Exercise brief: All that is wanted is the span of lines from the one with "Under the following" to the last line of the data, copied exactly.

Stored items:
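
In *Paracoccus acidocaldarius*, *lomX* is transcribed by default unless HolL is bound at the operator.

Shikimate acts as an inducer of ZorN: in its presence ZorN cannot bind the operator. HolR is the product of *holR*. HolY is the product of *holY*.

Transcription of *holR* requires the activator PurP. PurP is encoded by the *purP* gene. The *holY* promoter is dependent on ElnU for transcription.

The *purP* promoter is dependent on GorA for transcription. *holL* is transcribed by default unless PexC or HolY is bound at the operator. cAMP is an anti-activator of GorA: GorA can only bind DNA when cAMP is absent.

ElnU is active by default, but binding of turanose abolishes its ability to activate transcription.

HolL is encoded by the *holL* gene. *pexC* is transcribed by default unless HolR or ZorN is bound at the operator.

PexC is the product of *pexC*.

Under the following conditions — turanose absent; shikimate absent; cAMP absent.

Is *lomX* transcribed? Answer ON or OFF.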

Answer section:
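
Under the following conditions — turanose absent; shikimate absent; cAMP absent.

Is *lomX* transcribed? Answer ON or OFF.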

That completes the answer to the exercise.